**Saved data entries**
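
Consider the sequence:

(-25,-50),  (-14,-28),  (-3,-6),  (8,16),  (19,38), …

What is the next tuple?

First slot: +11 each step; -25, -14, -3, 8, 19 → 30.
Second slot: always 2 × the first slot, so -50, -28, -6, 16, 38 → 60.
Putting it together: (30,60).

(30,60)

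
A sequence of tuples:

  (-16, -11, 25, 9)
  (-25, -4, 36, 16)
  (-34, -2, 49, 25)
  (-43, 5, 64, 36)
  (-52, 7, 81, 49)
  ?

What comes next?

First coordinate — −9 each step: -16, -25, -34, -43, -52 → -61.
Second coordinate — alternating steps +7, +2, +7, +2, …: -11, -4, -2, 5, 7 → 14.
Third coordinate: perfect squares: 5², 6², 7², …, so 25, 36, 49, 64, 81 → 100.
Fourth coordinate goes 9, 16, 25, 36, 49 → 64 (perfect squares: 3², 4², 5², …).
Putting it together: (-61, 14, 100, 64).

(-61, 14, 100, 64)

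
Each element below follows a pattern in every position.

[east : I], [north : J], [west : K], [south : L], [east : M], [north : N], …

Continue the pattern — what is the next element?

[west : O]

Direction: east, north, west, south, east, north → west (repeats east → north → west → south).
Letter goes I, J, K, L, M, N → O (letters move forward 1 place in the alphabet).
Combining the parts gives [west : O].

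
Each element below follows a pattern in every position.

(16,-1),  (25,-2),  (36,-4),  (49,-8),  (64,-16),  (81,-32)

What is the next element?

First value: perfect squares: 4², 5², 6², …, so 16, 25, 36, 49, 64, 81 → 100.
For the second value, ×2 each step: -1, -2, -4, -8, -16, -32 → -64.
Putting it together: (100,-64).

(100,-64)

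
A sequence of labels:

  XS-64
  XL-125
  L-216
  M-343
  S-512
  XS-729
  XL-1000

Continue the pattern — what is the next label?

L-1331

Size: repeats XS → XL → L → M → S; XS, XL, L, M, S, XS, XL → L.
Second component: perfect cubes: 4³, 5³, 6³, …, so 64, 125, 216, 343, 512, 729, 1000 → 1331.
Putting it together: L-1331.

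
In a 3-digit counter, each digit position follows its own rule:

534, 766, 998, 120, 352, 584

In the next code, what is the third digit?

6

Third digit goes 4, 6, 8, 0, 2, 4 → 6 (+2 each step, mod 10).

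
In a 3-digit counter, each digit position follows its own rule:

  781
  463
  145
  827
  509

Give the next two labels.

281, 963

First digit — −3 each step, mod 10: 7, 4, 1, 8, 5 → 2 → 9.
Second digit: −2 each step, mod 10, so 8, 6, 4, 2, 0 → 8 → 6.
For the third digit, +2 each step, mod 10: 1, 3, 5, 7, 9 → 1 → 3.
Putting the parts together: 281 and then 963.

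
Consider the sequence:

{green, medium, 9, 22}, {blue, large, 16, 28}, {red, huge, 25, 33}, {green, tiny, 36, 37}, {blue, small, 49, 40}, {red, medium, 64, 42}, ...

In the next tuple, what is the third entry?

Colour: repeats green → blue → red, so green, blue, red, green, blue, red → green.
Size goes medium, large, huge, tiny, small, medium → large (repeats medium → large → huge → tiny → small).
Third entry: 9, 16, 25, 36, 49, 64 → 81 (perfect squares: 3², 4², 5², …).
Fourth entry goes 22, 28, 33, 37, 40, 42 → 43 (differences are 6, 5, 4, … (decreasing by 1 each time)).

81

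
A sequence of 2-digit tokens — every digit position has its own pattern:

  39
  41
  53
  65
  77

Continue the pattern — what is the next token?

89

First digit goes 3, 4, 5, 6, 7 → 8 (+1 each step, mod 10).
For the second digit, +2 each step, mod 10: 9, 1, 3, 5, 7 → 9.
Combining the parts gives 89.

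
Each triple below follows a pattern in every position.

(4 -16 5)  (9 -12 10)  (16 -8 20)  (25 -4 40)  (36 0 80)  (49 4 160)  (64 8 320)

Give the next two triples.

(81 12 640), (100 16 1280)

For the first slot, perfect squares: 2², 3², 4², …: 4, 9, 16, 25, 36, 49, 64 → 81 → 100.
Second slot: +4 each step, so -16, -12, -8, -4, 0, 4, 8 → 12 → 16.
Third slot: ×2 each step, so 5, 10, 20, 40, 80, 160, 320 → 640 → 1280.
So the next two triples are (81 12 640) and (100 16 1280).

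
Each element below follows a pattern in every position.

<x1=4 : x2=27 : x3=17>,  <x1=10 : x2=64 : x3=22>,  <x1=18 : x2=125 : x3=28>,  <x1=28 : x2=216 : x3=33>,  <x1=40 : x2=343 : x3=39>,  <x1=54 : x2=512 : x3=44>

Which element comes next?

For the x1, differences are 6, 8, 10, … (increasing by 2 each time): 4, 10, 18, 28, 40, 54 → 70.
X2 — perfect cubes: 3³, 4³, 5³, …: 27, 64, 125, 216, 343, 512 → 729.
X3 goes 17, 22, 28, 33, 39, 44 → 50 (alternating steps +5, +6, +5, +6, …).
So the next element is <x1=70 : x2=729 : x3=50>.

<x1=70 : x2=729 : x3=50>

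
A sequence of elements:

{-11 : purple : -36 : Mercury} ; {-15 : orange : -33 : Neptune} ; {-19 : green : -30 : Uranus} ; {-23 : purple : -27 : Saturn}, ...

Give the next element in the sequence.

{-27 : orange : -24 : Jupiter}

First part: −4 each step; -11, -15, -19, -23 → -27.
Colour: repeats purple → orange → green; purple, orange, green, purple → orange.
Third part — +3 each step: -36, -33, -30, -27 → -24.
Planet: runs backward through the planets Mercury→Neptune; Mercury, Neptune, Uranus, Saturn → Jupiter.
Putting it together: {-27 : orange : -24 : Jupiter}.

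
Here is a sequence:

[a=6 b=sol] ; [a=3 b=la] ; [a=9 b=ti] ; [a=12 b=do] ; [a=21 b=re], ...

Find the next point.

A — each term is the sum of the two before it: 6, 3, 9, 12, 21 → 33.
B: runs through the solfège scale do→ti; sol, la, ti, do, re → mi.
Putting it together: [a=33 b=mi].

[a=33 b=mi]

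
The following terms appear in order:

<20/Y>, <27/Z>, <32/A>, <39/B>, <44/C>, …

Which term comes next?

First value: alternating steps +7, +5, +7, +5, …; 20, 27, 32, 39, 44 → 51.
Letter: Y, Z, A, B, C → D (letters move forward 1 place in the alphabet, wrapping Z→A).
Putting it together: <51/D>.

<51/D>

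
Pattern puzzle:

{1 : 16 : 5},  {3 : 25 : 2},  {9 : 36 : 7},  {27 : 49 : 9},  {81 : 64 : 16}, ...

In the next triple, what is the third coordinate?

25

Third coordinate — each term is the sum of the two before it: 5, 2, 7, 9, 16 → 25.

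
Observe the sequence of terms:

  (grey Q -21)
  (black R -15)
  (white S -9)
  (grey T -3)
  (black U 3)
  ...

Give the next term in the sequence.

(white V 9)

Shade: repeats grey → black → white; grey, black, white, grey, black → white.
Letter — letters move forward 1 place in the alphabet: Q, R, S, T, U → V.
Third slot goes -21, -15, -9, -3, 3 → 9 (+6 each step).
Combining the parts gives (white V 9).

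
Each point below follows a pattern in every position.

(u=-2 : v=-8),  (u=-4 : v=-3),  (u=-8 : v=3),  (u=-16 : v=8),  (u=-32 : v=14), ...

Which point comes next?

(u=-64 : v=19)

U: ×2 each step, so -2, -4, -8, -16, -32 → -64.
V: alternating steps +5, +6, +5, +6, …; -8, -3, 3, 8, 14 → 19.
Combining the parts gives (u=-64 : v=19).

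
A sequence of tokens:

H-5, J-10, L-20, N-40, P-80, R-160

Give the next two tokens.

T-320, V-640

Letter: letters move forward 2 places in the alphabet; H, J, L, N, P, R → T → V.
Second component goes 5, 10, 20, 40, 80, 160 → 320 → 640 (×2 each step).
So the next two tokens are T-320 and V-640.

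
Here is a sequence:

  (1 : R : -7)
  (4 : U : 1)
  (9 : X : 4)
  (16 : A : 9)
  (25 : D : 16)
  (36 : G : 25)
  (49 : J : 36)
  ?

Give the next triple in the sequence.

For the first part, perfect squares: 1², 2², 3², …: 1, 4, 9, 16, 25, 36, 49 → 64.
Letter: letters move forward 3 places in the alphabet, wrapping Z→A, so R, U, X, A, D, G, J → M.
For the third part, always the previous value of the first part: -7, 1, 4, 9, 16, 25, 36 → 49.
So the next triple is (64 : M : 49).

(64 : M : 49)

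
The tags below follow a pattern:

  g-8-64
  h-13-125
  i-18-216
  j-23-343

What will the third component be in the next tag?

512

Third component — perfect cubes: 4³, 5³, 6³, …: 64, 125, 216, 343 → 512.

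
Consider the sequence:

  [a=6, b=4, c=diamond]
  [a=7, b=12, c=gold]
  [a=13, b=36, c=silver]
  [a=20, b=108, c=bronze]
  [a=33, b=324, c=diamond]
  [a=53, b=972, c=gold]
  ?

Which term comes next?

[a=86, b=2916, c=silver]

For the a, each term is the sum of the two before it: 6, 7, 13, 20, 33, 53 → 86.
B: 4, 12, 36, 108, 324, 972 → 2916 (×3 each step).
C: repeats diamond → gold → silver → bronze; diamond, gold, silver, bronze, diamond, gold → silver.
So the next term is [a=86, b=2916, c=silver].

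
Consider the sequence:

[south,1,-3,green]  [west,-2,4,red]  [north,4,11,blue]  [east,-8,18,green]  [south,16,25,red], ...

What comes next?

Direction goes south, west, north, east, south → west (repeats south → west → north → east).
Second coordinate: 1, -2, 4, -8, 16 → -32 (×(-2) each step).
For the third coordinate, +7 each step: -3, 4, 11, 18, 25 → 32.
Colour: repeats green → red → blue; green, red, blue, green, red → blue.
So the next element is [west,-32,32,blue].

[west,-32,32,blue]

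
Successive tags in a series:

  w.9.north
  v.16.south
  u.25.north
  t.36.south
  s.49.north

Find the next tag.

r.64.south

Letter goes w, v, u, t, s → r (letters move back 1 place in the alphabet).
Second component: 9, 16, 25, 36, 49 → 64 (perfect squares: 3², 4², 5², …).
Direction: alternates north ↔ south, so north, south, north, south, north → south.
Combining the parts gives r.64.south.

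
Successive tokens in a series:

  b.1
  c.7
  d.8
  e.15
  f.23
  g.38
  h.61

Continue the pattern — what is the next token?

Letter: b, c, d, e, f, g, h → i (letters move forward 1 place in the alphabet).
Second component: each term is the sum of the two before it, so 1, 7, 8, 15, 23, 38, 61 → 99.
Combining the parts gives i.99.

i.99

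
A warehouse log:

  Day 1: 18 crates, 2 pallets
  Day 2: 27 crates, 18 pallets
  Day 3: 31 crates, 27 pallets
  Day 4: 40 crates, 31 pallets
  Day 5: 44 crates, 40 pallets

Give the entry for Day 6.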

**WHAT TO PRODUCE**
Output the lines above exactly, but only those between the line holding "Which point comes next?" and the line holding "H-5, J-10, L-20, N-40, P-80, R-160", inclusive.

**REPLY TO THE EXERCISE**
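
Which point comes next?

(u=-64 : v=19)

U: ×2 each step, so -2, -4, -8, -16, -32 → -64.
V: alternating steps +5, +6, +5, +6, …; -8, -3, 3, 8, 14 → 19.
Combining the parts gives (u=-64 : v=19).

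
A sequence of tokens:

H-5, J-10, L-20, N-40, P-80, R-160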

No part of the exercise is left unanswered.